(EXERCISE INSTRUCTIONS): Output only these lines, set down exactly: the one containing "How many of the years 2010" and each line after it through the end of the records.

(Records excerpted from a collection):
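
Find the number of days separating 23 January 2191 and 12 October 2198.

Day-of-year of January 23, 2191: 23.
Day-of-year of October 12, 2198: 285.
2191 has 365 days, so 365 − 23 = 342 days remain in 2191.
Full years: 2192: 366; 2193: 365; 2194: 365; 2195: 365; 2196: 366; 2197: 365. Sum = 2192.
Total: 342 + 2192 + 285 = 2819 days.

2819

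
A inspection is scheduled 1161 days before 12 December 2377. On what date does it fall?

8 October 2374

Count 1161 days before December 12, 2377:
October 8, 2374 → October 8, 2375: 365 days.
October 8, 2375 → October 8, 2376: 366 days (2376 is a leap year).
October 8, 2376 → October 8, 2377: 365 days.
October 2377: 31 − 8 = 23 days remain.
Then November (30): 30 days.
December 1–12, 2377: 12 days.
Residual: 65 days.
Total: 1161 days.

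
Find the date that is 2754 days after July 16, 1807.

January 29, 1815

Count 2754 days after July 16, 1807:
From July 16, 1807 to July 16, 1814: 7 years, of which 2 contain a Feb 29 — 5×365 + 2×366 = 2557 days.
July 1814: 31 − 16 = 15 days remain.
Then August (31), September (30), October (31), November (30), December (31): 31 + 30 + 31 + 30 + 31 = 153 days.
January 1–29, 1815: 29 days.
Residual: 197 days.
Total: 2754 days.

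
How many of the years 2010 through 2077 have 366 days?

17

Years divisible by 4: 2012, 2016, …, 2076 — 17 in all.
No century exceptions apply. Count: 17.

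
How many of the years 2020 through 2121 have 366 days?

25

Years divisible by 4: 2020, 2024, …, 2120 — 26 in all.
Of these, 2100 is divisible by 100 but not 400, so not leap.
Leap years: 26 − 1 = 25.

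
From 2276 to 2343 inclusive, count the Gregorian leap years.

Years divisible by 4: 2276, 2280, …, 2340 — 17 in all.
Of these, 2300 is divisible by 100 but not 400, so not leap.
Leap years: 17 − 1 = 16.

16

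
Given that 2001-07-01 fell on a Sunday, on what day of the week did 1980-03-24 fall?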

(SOLUTION TO THIS EXERCISE):
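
How many of the years 2010 through 2077 have 366 days?

17

Years divisible by 4: 2012, 2016, …, 2076 — 17 in all.
No century exceptions apply. Count: 17.

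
How many of the years 2020 through 2121 have 366 days?

25

Years divisible by 4: 2020, 2024, …, 2120 — 26 in all.
Of these, 2100 is divisible by 100 but not 400, so not leap.
Leap years: 26 − 1 = 25.

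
From 2276 to 2343 inclusive, count the Gregorian leap years.

Years divisible by 4: 2276, 2280, …, 2340 — 17 in all.
Of these, 2300 is divisible by 100 but not 400, so not leap.
Leap years: 17 − 1 = 16.

16

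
Given that 2001-07-01 fell on a Sunday, on what day of the week did 1980-03-24 fall?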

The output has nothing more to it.